* WHAT IS REQUIRED:
Could you copy each line of the entries that contains "through"?

[Stored data entries]
______________________________
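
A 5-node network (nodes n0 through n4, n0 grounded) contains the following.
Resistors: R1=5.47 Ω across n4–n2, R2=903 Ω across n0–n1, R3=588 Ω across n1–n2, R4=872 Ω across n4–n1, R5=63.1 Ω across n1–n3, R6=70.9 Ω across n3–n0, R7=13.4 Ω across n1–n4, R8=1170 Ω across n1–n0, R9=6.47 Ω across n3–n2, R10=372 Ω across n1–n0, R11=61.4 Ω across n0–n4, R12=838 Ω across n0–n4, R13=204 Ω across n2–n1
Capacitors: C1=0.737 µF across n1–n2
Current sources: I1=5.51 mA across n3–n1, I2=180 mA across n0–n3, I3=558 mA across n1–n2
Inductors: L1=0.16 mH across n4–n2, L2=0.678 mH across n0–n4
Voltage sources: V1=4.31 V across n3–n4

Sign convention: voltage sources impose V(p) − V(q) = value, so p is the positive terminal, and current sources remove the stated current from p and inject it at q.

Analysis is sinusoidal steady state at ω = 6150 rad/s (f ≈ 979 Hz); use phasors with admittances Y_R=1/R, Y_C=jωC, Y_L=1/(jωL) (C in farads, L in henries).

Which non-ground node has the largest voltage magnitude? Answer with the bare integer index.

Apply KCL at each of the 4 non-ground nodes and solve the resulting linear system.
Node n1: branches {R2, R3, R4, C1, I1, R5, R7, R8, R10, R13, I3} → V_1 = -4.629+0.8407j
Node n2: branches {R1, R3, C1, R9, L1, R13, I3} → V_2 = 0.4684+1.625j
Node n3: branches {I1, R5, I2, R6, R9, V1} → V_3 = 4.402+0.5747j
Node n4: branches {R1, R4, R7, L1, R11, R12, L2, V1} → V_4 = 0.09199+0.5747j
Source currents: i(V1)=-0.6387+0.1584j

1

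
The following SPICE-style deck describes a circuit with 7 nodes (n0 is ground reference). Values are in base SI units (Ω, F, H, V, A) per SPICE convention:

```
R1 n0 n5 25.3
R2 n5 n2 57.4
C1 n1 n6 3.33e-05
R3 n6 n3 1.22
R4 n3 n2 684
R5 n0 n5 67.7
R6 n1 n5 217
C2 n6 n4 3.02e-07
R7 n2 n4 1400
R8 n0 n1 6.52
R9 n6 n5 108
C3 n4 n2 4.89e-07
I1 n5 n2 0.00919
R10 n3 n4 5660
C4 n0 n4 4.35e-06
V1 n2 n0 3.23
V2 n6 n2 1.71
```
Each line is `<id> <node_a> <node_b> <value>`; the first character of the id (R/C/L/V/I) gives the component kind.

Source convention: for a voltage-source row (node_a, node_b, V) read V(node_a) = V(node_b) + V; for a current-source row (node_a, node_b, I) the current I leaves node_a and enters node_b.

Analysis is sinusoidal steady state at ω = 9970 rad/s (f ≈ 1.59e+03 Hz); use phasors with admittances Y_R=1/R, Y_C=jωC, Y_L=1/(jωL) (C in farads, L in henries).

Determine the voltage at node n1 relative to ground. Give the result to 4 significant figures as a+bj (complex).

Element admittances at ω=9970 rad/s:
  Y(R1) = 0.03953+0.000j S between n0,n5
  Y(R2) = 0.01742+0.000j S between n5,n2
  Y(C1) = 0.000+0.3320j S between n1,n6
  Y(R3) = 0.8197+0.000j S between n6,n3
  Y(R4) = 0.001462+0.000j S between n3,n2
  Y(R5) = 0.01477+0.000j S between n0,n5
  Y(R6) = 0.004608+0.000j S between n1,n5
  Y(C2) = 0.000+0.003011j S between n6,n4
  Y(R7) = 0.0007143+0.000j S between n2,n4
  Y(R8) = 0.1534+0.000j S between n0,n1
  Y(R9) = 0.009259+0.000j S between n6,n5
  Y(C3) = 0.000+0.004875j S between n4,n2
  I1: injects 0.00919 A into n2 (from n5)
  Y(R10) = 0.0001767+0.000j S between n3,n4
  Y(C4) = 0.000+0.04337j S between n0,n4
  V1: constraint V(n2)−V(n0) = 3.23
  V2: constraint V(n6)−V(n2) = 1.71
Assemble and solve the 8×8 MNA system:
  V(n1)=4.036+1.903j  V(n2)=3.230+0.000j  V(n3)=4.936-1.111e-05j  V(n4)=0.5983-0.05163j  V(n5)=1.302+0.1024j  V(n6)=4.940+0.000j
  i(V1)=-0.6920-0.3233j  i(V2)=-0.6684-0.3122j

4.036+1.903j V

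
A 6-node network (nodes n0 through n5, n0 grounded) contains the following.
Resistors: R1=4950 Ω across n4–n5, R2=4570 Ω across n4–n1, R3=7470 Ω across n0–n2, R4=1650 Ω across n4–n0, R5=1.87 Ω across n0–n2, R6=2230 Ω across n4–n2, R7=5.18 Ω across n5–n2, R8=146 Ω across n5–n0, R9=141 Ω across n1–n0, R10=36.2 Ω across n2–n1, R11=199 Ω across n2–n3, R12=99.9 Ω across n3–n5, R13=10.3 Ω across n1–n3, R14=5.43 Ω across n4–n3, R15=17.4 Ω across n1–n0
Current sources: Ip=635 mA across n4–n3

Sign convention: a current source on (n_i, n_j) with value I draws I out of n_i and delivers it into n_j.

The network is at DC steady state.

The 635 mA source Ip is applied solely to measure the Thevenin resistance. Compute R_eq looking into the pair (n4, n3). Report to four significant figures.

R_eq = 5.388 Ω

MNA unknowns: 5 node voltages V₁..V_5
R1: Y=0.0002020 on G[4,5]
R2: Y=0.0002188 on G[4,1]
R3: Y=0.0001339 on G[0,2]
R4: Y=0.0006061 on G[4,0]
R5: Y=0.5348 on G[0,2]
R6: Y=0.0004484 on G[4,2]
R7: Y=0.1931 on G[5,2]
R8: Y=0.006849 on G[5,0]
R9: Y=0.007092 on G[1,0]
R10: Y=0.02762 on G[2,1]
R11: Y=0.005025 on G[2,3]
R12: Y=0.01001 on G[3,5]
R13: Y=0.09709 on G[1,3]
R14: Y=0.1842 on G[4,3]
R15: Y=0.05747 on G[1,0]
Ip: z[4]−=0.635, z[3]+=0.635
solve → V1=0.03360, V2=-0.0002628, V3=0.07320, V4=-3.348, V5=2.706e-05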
______________________________
* WRITTEN SOLUTION:
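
A 5-node network (nodes n0 through n4, n0 grounded) contains the following.
A 6-node network (nodes n0 through n5, n0 grounded) contains the following.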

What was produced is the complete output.